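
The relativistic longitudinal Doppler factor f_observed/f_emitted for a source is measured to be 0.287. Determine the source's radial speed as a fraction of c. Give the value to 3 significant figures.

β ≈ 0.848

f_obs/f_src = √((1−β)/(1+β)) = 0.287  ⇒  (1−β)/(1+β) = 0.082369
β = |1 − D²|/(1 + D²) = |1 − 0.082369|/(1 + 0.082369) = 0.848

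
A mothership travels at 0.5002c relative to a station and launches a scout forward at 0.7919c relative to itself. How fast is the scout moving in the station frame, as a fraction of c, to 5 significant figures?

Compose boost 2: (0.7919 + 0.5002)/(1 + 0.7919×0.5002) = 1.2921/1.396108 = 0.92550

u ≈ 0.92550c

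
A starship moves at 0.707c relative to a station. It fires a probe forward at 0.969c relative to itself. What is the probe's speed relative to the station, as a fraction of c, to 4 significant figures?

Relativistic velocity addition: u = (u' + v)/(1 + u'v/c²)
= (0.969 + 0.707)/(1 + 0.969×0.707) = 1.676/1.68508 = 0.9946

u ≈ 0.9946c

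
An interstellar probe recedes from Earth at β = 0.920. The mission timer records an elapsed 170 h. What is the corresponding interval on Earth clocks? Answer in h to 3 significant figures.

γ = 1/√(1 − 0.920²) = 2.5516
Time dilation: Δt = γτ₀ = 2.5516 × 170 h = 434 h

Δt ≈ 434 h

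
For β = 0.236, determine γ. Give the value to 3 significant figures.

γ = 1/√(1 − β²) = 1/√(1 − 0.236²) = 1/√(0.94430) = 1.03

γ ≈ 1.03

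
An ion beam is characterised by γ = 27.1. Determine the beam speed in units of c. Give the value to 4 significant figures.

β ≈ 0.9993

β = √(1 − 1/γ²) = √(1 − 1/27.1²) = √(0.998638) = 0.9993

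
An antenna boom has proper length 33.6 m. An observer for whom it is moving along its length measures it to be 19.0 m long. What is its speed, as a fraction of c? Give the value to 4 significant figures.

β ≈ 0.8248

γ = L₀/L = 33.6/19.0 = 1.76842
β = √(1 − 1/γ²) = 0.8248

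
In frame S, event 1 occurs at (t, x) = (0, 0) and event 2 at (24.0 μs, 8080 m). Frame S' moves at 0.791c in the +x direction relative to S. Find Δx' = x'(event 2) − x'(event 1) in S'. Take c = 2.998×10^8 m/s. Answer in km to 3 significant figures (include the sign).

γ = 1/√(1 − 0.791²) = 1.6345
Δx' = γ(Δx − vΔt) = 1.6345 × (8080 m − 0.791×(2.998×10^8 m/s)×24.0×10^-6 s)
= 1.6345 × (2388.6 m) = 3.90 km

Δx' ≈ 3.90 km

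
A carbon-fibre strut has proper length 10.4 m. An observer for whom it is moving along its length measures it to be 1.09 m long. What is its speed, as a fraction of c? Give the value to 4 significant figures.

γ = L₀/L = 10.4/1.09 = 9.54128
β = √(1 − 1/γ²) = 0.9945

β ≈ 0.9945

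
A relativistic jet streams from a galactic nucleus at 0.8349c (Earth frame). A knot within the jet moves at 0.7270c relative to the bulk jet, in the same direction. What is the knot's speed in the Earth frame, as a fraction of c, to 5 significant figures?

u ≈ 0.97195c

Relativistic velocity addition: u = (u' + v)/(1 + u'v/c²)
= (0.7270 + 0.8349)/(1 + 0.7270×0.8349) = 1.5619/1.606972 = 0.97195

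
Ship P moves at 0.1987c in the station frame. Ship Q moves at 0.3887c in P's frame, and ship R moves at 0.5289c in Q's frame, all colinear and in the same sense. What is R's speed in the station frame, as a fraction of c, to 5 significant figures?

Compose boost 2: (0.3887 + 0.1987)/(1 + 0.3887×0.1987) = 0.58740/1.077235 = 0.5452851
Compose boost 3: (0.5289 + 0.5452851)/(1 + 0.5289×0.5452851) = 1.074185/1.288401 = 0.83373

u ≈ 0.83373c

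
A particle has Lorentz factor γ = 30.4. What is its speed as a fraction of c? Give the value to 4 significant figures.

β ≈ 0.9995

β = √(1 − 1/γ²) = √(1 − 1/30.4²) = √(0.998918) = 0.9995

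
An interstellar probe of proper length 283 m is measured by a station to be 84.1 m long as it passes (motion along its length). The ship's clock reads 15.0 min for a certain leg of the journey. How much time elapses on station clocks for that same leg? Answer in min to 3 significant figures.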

☆ ☆ ☆

- [To do]:
The lines from the one containing "Ship P moves" to the final line of the listing above must be set down exactly, both included.

- [Exercise output]:
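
Ship P moves at 0.1987c in the station frame. Ship Q moves at 0.3887c in P's frame, and ship R moves at 0.5289c in Q's frame, all colinear and in the same sense. What is R's speed in the station frame, as a fraction of c, to 5 significant figures?

Compose boost 2: (0.3887 + 0.1987)/(1 + 0.3887×0.1987) = 0.58740/1.077235 = 0.5452851
Compose boost 3: (0.5289 + 0.5452851)/(1 + 0.5289×0.5452851) = 1.074185/1.288401 = 0.83373

u ≈ 0.83373c

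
A particle has Lorentz factor γ = 30.4. What is its speed as a fraction of c? Give the value to 4 significant figures.

β ≈ 0.9995

β = √(1 − 1/γ²) = √(1 − 1/30.4²) = √(0.998918) = 0.9995

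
An interstellar probe of proper length 283 m is measured by a station to be 84.1 m long as it passes (motion along its length). The ship's clock reads 15.0 min for a certain leg of the journey. How much time elapses on station clocks for that same leg? Answer in min to 3 significant figures.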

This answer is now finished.